Collection entries
___

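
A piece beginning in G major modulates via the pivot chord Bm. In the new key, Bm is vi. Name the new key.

D major

The numeral vi denotes a minor triad on scale degree 6. With B on degree 6, the tonic of the new key is D.
Degree 6 carries a minor triad in major keys, so the destination is D major.
Check: the diatonic triads of D major are D (I), Em (ii), F#m (iii), G (IV), A (V), Bm (vi), C#dim (vii°) — Bm is indeed vi.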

___

Retype each entry exactly, missing none.

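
A piece beginning in G major modulates via the pivot chord Bm. In the new key, Bm is vi. Name the new key.

D major

The numeral vi denotes a minor triad on scale degree 6. With B on degree 6, the tonic of the new key is D.
Degree 6 carries a minor triad in major keys, so the destination is D major.
Check: the diatonic triads of D major are D (I), Em (ii), F#m (iii), G (IV), A (V), Bm (vi), C#dim (vii°) — Bm is indeed vi.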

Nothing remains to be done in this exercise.